▶ Collected data:
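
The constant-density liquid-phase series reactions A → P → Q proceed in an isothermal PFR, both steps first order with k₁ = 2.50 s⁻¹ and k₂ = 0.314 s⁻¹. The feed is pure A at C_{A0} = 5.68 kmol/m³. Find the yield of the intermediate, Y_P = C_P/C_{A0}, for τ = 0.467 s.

0.632

For first-order series with pure A initially, C_P(τ) = k₁C_{A0}/(k₂−k₁)·(e^(−k₁τ) − e^(−k₂τ)).
e^(−k₁τ) = e^(−2.50×0.467) = e^(−1.167) = 0.3111; e^(−k₂τ) = e^(−0.1466) = 0.8636.
C_P = 2.50×5.68/(0.314−2.50) × (0.3111−0.8636) = (-6.496)×(-0.5525) = 3.589 kmol/m³.
Y_P = C_P/C_{A0} = 3.589/5.68 = 0.632.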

▶ BRIEF: Every entry must appear again in the answer, exactly as written.

▶ WRITTEN ANSWER:
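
The constant-density liquid-phase series reactions A → P → Q proceed in an isothermal PFR, both steps first order with k₁ = 2.50 s⁻¹ and k₂ = 0.314 s⁻¹. The feed is pure A at C_{A0} = 5.68 kmol/m³. Find the yield of the intermediate, Y_P = C_P/C_{A0}, for τ = 0.467 s.

0.632

For first-order series with pure A initially, C_P(τ) = k₁C_{A0}/(k₂−k₁)·(e^(−k₁τ) − e^(−k₂τ)).
e^(−k₁τ) = e^(−2.50×0.467) = e^(−1.167) = 0.3111; e^(−k₂τ) = e^(−0.1466) = 0.8636.
C_P = 2.50×5.68/(0.314−2.50) × (0.3111−0.8636) = (-6.496)×(-0.5525) = 3.589 kmol/m³.
Y_P = C_P/C_{A0} = 3.589/5.68 = 0.632.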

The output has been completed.